▶ **TASK**
Read the listing below and copy out every line that holds "hosts".

------------------------------------------------

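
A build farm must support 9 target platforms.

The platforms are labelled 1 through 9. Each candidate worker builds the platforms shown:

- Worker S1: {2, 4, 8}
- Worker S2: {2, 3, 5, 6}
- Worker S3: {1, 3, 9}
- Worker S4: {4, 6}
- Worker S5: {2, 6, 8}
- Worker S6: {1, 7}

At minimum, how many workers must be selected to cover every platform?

4

Take {S1, S2, S3, S6}. Their union is {1, 2, 3, 4, 5, 6, 7, 8, 9}, which is all 9 platforms.
Only S2 contains 5, so S2 is forced; the remaining 5 platforms need at least 3 more workers (each remaining worker adds at most 2) — so at least 4 workers are needed, and 4 is optimal.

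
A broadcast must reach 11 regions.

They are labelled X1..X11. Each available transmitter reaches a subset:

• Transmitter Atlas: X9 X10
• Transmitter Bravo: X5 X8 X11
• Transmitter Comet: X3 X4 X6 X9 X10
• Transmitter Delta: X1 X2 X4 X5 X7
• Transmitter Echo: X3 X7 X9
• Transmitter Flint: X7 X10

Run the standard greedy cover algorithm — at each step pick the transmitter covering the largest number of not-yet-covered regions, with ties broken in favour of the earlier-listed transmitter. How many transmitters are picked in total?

3

Greedy: pick Comet (covers 5 new) → pick Delta (covers 4 new) → pick Bravo (covers 2 new). Total picks: 3.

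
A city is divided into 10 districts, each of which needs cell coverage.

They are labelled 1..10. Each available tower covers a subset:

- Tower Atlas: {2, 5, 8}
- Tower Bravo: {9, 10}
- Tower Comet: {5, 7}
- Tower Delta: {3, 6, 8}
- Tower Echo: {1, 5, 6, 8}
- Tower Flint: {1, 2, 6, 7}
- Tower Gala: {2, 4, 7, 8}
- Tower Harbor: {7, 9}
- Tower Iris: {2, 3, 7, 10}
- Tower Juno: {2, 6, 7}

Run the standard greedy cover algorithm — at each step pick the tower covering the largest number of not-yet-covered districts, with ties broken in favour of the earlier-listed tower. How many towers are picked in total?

4

Greedy: pick Echo (covers 4 new) → pick Iris (covers 4 new) → pick Bravo (covers 1 new) → pick Gala (covers 1 new). Total picks: 4.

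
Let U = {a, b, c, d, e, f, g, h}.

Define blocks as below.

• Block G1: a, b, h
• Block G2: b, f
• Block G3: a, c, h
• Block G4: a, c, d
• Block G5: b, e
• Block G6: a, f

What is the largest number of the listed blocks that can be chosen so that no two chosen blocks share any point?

G3, G5 are pairwise disjoint (G3={a,c,h}; G5={b,e}).
Every remaining block overlaps one of these, and no 3 of the listed blocks are pairwise disjoint, so 2 is the maximum.

2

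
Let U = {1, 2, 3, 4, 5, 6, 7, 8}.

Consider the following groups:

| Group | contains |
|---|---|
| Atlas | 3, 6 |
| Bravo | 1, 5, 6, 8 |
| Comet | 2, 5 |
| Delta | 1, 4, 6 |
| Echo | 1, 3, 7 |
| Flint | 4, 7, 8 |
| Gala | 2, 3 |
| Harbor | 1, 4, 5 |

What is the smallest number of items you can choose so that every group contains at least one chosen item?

3

The 3 items {3, 4, 5} hit every group.
The groups Atlas, Comet, Flint are pairwise disjoint, so any hitting set needs a separate item for each — at least 3. Hence 3 is optimal.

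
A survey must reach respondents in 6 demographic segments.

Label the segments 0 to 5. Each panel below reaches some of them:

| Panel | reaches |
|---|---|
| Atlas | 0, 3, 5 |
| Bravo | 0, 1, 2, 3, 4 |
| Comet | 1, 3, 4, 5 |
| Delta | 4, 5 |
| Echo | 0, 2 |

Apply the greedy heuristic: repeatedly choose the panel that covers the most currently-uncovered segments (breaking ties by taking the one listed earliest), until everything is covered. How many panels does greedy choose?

Greedy: pick Bravo (covers 5 new) → pick Atlas (covers 1 new). Total picks: 2.

2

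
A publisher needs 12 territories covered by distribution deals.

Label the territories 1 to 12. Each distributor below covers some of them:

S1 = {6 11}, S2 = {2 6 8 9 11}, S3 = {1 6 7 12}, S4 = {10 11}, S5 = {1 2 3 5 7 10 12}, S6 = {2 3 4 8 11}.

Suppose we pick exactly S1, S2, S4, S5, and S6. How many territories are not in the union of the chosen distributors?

0

Union of S1, S2, S4, S5, S6 = {1, 2, 3, 4, 5, 6, 7, 8, 9, 10, 11, 12} — that's every territory, so 0 are uncovered.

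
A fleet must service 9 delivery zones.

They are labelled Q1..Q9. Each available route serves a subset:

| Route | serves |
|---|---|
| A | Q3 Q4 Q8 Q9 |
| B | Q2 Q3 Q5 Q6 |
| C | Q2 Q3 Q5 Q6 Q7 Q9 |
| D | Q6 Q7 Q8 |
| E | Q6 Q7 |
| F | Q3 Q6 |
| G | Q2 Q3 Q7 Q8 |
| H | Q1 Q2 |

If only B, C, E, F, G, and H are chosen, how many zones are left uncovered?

1

Union of B, C, E, F, G, H = {Q1, Q2, Q3, Q5, Q6, Q7, Q8, Q9}.
Not covered: Q4 — 1 zone.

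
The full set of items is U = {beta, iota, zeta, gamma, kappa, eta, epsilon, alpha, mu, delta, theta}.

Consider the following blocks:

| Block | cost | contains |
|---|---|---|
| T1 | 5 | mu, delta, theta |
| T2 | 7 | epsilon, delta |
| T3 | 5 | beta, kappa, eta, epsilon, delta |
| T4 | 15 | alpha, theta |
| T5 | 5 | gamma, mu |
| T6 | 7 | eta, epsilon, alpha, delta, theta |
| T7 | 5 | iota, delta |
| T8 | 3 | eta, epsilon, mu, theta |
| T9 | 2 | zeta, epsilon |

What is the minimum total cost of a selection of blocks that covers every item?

T3, T5, T6, T7, T9 together cover every item (T3 ∪ T5 ∪ T6 ∪ T7 ∪ T9 = {beta, iota, zeta, gamma, kappa, eta, epsilon, alpha, mu, delta, theta}); total cost 5 + 5 + 7 + 5 + 2 = 24.
The greedy pick T8, T3, T9, T5, T7, T6 costs 27; no covering selection beats 24.

24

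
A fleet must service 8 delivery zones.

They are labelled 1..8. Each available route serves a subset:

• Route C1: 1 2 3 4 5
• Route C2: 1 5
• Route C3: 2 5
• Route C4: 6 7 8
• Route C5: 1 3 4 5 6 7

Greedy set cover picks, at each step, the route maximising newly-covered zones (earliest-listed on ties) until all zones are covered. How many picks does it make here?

3

Greedy: pick C5 (covers 6 new) → pick C1 (covers 1 new) → pick C4 (covers 1 new). Total picks: 3.
(The true minimum cover uses only 2 routes, so greedy is not optimal here.)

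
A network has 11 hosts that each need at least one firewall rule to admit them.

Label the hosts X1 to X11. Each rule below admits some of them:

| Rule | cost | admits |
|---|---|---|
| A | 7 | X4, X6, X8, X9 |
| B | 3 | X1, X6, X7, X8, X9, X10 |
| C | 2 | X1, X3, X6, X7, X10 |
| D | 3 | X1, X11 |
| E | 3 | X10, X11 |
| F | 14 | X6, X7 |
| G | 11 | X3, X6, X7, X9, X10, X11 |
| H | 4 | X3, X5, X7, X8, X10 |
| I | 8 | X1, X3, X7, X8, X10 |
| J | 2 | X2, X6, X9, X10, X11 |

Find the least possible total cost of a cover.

A, C, H, J together cover every host (A ∪ C ∪ H ∪ J = {X1, X2, X3, X4, X5, X6, X7, X8, X9, X10, X11}); total cost 7 + 2 + 4 + 2 = 15.
No covering selection has total cost below 15.

15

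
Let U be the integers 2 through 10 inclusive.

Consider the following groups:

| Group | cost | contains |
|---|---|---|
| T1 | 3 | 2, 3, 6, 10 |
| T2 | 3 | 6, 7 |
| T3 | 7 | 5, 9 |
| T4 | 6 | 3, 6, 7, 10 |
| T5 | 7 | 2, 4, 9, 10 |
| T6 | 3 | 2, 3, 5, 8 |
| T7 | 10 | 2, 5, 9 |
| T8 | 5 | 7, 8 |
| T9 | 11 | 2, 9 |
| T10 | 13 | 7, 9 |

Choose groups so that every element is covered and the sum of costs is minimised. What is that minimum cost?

T2, T5, T6 together cover every element (T2 ∪ T5 ∪ T6 = {2, 3, 4, 5, 6, 7, 8, 9, 10}); total cost 3 + 7 + 3 = 13.
The greedy pick T1, T6, T2, T5 costs 16; no covering selection beats 13.

13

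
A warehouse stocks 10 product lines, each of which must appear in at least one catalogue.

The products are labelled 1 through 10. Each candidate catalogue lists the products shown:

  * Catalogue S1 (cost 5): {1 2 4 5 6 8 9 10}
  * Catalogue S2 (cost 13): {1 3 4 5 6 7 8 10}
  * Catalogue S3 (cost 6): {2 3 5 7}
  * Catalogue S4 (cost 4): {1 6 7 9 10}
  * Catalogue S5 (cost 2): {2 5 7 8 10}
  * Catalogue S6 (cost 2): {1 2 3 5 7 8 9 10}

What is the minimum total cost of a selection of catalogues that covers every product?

S1, S6 together cover every product (S1 ∪ S6 = {1, 2, 3, 4, 5, 6, 7, 8, 9, 10}); total cost 5 + 2 = 7.
No covering selection has total cost below 7.

7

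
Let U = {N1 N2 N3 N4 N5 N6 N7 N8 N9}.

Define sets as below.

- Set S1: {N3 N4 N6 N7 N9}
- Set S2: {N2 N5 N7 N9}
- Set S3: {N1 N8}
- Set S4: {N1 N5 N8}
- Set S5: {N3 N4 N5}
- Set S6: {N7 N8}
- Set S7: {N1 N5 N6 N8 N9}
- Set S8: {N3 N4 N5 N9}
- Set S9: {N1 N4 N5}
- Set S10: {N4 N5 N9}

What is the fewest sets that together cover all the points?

3

S2, S7, and S8 cover everything between them: the union {N1, N2, N3, N4, N5, N6, N7, N8, N9} is all of U.
Only S2 contains N2, so S2 is forced; the remaining 5 points need at least 2 more sets (each remaining set adds at most 3) — so at least 3 sets are needed, and 3 is optimal.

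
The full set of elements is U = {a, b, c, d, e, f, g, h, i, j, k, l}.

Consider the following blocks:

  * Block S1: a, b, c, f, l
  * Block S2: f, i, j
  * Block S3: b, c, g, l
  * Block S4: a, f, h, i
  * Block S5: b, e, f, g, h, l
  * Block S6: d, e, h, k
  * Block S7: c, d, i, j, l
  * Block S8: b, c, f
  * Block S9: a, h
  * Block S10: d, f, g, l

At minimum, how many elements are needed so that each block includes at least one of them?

T = {f, h, l} meets every block (each contains at least one member of T), and |T| = 3.
The blocks S2, S3, S9 are pairwise disjoint, so any hitting set needs a separate element for each — at least 3. Hence 3 is optimal.

3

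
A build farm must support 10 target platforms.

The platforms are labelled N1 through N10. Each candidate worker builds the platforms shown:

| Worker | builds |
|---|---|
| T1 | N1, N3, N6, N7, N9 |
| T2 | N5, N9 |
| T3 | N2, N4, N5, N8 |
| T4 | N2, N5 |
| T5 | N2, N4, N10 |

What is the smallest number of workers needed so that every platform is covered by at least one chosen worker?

3

T1 and T3 and T5 together: T1 ∪ T3 ∪ T5 = {N1, N2, N3, N4, N5, N6, N7, N8, N9, N10} — every platform is covered.
Only T1 contains N1, so T1 is forced; the remaining 5 platforms need at least 2 more workers (each remaining worker adds at most 4) — so at least 3 workers are needed, and 3 is optimal.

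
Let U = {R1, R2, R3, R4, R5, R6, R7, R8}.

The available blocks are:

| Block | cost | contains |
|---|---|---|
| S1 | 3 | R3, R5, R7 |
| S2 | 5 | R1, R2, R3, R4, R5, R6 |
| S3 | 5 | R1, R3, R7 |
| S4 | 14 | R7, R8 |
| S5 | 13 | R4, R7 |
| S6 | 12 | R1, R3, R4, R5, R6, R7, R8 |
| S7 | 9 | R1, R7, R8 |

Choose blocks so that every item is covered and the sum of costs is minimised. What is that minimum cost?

14

S2, S7 together cover every item (S2 ∪ S7 = {R1, R2, R3, R4, R5, R6, R7, R8}); total cost 5 + 9 = 14.
The greedy pick S2, S1, S7 costs 17; no covering selection beats 14.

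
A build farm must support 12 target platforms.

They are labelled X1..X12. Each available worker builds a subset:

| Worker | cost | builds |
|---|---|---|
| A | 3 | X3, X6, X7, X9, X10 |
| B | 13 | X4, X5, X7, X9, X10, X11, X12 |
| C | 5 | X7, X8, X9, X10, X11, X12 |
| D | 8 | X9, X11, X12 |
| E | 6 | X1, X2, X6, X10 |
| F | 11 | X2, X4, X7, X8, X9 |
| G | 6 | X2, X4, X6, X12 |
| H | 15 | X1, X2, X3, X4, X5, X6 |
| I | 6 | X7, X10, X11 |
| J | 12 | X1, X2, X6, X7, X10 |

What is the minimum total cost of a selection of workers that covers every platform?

20

C, H together cover every platform (C ∪ H = {X1, X2, X3, X4, X5, X6, X7, X8, X9, X10, X11, X12}); total cost 5 + 15 = 20.
The greedy pick A, C, E, G, B costs 33; no covering selection beats 20.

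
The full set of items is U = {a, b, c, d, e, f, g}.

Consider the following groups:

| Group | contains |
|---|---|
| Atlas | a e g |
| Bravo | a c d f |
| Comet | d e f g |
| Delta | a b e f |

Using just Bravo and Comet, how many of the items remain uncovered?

1

Union of Bravo, Comet = {a, c, d, e, f, g}.
Not covered: b — 1 item.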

------------------------------------------------

▶ **REPLY TO THE TASK**
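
A network has 11 hosts that each need at least one firewall rule to admit them.
Label the hosts X1 to X11. Each rule below admits some of them: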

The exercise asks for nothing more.